▸ **What is needed**
In the lines below, count those containing the word "produced" and give the number alone.

Source data
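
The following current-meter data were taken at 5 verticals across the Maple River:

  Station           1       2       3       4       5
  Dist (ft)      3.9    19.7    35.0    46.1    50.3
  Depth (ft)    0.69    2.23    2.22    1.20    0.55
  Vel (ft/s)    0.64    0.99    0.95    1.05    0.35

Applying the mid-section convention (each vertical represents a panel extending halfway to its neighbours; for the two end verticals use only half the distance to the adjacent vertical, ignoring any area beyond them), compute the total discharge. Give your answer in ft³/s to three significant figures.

w_1 = (19.7 − 3.9)/2 = 7.9 ft; q_1 = 0.64 × 0.69 × 7.9 = 3.489 ft³/s
w_2 = (35.0 − 3.9)/2 = 15.55 ft; q_2 = 0.99 × 2.23 × 15.55 = 34.33 ft³/s
w_3 = (46.1 − 19.7)/2 = 13.2 ft; q_3 = 0.95 × 2.22 × 13.2 = 27.84 ft³/s
w_4 = (50.3 − 35.0)/2 = 7.65 ft; q_4 = 1.05 × 1.20 × 7.65 = 9.639 ft³/s
w_5 = (50.3 − 46.1)/2 = 2.1 ft; q_5 = 0.35 × 0.55 × 2.1 = 0.4043 ft³/s
Q = Σ qᵢ = 75.70 ft³/s

75.7 ft³/s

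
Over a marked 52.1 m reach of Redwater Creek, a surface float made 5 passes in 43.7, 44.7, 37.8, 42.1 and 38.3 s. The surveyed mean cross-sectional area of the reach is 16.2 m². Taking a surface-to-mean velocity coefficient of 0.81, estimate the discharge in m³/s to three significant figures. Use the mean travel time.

t̄ = (43.7 + 44.7 + 37.8 + 42.1 + 38.3) / 5 = 41.32 s
v_surface = L / t̄ = 52.1 / 41.32 = 1.261 m/s
v_mean = 0.81 × 1.261 = 1.021 m/s
Q = A × v_mean = 16.2 × 1.021 = 16.55 m³/s

16.5 m³/s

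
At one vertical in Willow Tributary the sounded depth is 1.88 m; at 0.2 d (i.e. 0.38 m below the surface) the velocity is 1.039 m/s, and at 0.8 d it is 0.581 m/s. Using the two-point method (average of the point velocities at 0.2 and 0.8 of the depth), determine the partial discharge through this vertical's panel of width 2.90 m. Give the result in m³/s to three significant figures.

v̄ = (1.039 + 0.581) / 2 = 0.8100 m/s
q = v̄ × d × w = 0.8100 × 1.88 × 2.90 = 4.416 m³/s

4.42 m³/s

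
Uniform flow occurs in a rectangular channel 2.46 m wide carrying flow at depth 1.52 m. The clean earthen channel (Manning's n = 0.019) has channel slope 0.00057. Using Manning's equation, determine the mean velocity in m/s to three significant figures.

0.972 m/s

A = b·y = 2.46 × 1.52 = 3.739 m²
P = b + 2y = 2.46 + 2×1.52 = 5.500 m
R = A/P = 3.739/5.500 = 0.6799 m
Q = (1/n)·A·R^(2/3)·S^(1/2) = (1/0.019) × 3.739 × 0.6799^(2/3) × 0.00057^(1/2) = 3.633 m³/s
V = Q/A = 3.633/3.739 = 0.9715 m/s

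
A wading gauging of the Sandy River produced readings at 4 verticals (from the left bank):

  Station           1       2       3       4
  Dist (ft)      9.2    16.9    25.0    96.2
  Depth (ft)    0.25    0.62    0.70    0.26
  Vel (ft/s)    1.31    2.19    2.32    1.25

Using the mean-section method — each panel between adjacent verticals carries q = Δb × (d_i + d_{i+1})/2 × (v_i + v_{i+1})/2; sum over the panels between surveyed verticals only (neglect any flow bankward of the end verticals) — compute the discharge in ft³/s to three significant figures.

Panel 1-2: Δb = 7.7 ft, d̄ = (0.25+0.62)/2 = 0.435, v̄ = (1.31+2.19)/2 = 1.75 → q = 7.7×0.435×1.75 = 5.862 ft³/s
Panel 2-3: Δb = 8.1 ft, d̄ = (0.62+0.70)/2 = 0.66, v̄ = (2.19+2.32)/2 = 2.255 → q = 8.1×0.66×2.255 = 12.06 ft³/s
Panel 3-4: Δb = 71.2 ft, d̄ = (0.70+0.26)/2 = 0.48, v̄ = (2.32+1.25)/2 = 1.785 → q = 71.2×0.48×1.785 = 61.00 ft³/s
Q = Σ q = 78.92 ft³/s

78.9 ft³/s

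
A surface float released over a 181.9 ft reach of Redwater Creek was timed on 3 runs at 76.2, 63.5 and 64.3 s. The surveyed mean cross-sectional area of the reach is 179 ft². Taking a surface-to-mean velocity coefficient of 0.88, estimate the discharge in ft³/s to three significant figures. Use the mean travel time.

t̄ = (76.2 + 63.5 + 64.3) / 3 = 68 s
v_surface = L / t̄ = 181.9 / 68 = 2.675 ft/s
v_mean = 0.88 × 2.675 = 2.354 ft/s
Q = A × v_mean = 179 × 2.354 = 421.4 ft³/s

421 ft³/s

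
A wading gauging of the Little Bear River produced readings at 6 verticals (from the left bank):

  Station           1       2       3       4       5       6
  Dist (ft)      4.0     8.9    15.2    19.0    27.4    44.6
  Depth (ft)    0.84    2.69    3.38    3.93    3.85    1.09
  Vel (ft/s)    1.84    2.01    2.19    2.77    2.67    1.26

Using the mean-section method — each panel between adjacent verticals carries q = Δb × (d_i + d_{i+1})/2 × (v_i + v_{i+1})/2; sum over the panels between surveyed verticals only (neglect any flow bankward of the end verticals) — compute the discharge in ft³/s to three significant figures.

264 ft³/s

Panel 1-2: Δb = 4.9 ft, d̄ = (0.84+2.69)/2 = 1.765, v̄ = (1.84+2.01)/2 = 1.925 → q = 4.9×1.765×1.925 = 16.65 ft³/s
Panel 2-3: Δb = 6.3 ft, d̄ = (2.69+3.38)/2 = 3.035, v̄ = (2.01+2.19)/2 = 2.1 → q = 6.3×3.035×2.1 = 40.15 ft³/s
Panel 3-4: Δb = 3.8 ft, d̄ = (3.38+3.93)/2 = 3.655, v̄ = (2.19+2.77)/2 = 2.48 → q = 3.8×3.655×2.48 = 34.44 ft³/s
Panel 4-5: Δb = 8.4 ft, d̄ = (3.93+3.85)/2 = 3.89, v̄ = (2.77+2.67)/2 = 2.72 → q = 8.4×3.89×2.72 = 88.88 ft³/s
Panel 5-6: Δb = 17.2 ft, d̄ = (3.85+1.09)/2 = 2.47, v̄ = (2.67+1.26)/2 = 1.965 → q = 17.2×2.47×1.965 = 83.48 ft³/s
Q = Σ q = 263.6 ft³/s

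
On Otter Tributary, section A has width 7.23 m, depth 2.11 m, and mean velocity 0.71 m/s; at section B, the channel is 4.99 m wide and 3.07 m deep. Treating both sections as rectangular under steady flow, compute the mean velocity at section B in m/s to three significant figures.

Q = A₁V₁ = (7.23×2.11) × 0.71 = 10.83 m³/s
A₂ = 4.99 × 3.07 = 15.32 m²
V₂ = Q/A₂ = 10.83/15.32 = 0.7070 m/s

0.707 m/s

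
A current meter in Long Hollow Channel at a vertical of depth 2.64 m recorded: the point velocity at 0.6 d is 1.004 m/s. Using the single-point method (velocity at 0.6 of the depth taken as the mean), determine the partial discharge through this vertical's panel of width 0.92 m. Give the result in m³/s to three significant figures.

2.44 m³/s

v̄ = v₀.₆ = 1.004 m/s
q = v̄ × d × w = 1.004 × 2.64 × 0.92 = 2.439 m³/s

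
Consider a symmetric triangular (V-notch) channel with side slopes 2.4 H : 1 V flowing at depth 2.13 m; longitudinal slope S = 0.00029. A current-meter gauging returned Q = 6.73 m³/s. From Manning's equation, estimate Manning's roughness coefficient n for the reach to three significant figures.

0.0272

A = z·y² = 2.4×2.13² = 10.89 m²
P = 2y√(1+z²) = 2×2.13×√(1+2.4²) = 11.08 m
R = A/P = 10.89/11.08 = 0.9831 m
n = (1/Q)·A·R^(2/3)·S^(1/2) = (1/6.73) × 10.89 × 0.9887 × 0.01703 = 0.02724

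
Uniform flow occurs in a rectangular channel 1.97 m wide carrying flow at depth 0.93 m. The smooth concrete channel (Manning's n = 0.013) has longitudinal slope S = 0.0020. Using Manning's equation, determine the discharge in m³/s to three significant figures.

3.85 m³/s

A = b·y = 1.97 × 0.93 = 1.832 m²
P = b + 2y = 1.97 + 2×0.93 = 3.830 m
R = A/P = 1.832/3.830 = 0.4784 m
Q = (1/n)·A·R^(2/3)·S^(1/2) = (1/0.013) × 1.832 × 0.4784^(2/3) × 0.0020^(1/2) = 3.855 m³/s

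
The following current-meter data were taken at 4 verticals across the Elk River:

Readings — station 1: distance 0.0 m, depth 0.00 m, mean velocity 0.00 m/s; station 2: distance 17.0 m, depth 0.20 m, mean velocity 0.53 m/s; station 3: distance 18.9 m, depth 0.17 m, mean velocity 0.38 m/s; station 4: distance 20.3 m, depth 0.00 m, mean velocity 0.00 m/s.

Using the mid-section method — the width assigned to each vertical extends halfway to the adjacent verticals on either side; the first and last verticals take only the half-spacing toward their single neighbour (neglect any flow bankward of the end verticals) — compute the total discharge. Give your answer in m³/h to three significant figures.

3990 m³/h

w_2 = (18.9 − 0.0)/2 = 9.45 m; q_2 = 0.53 × 0.20 × 9.45 = 1.002 m³/s
w_3 = (20.3 − 17.0)/2 = 1.65 m; q_3 = 0.38 × 0.17 × 1.65 = 0.1066 m³/s
Stations 1, 4 contribute zero (depth or velocity is 0).
Q = Σ qᵢ = 1.108 m³/s
= 1.108 × 3600 = 3990 m³/h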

▸ **Task result**
2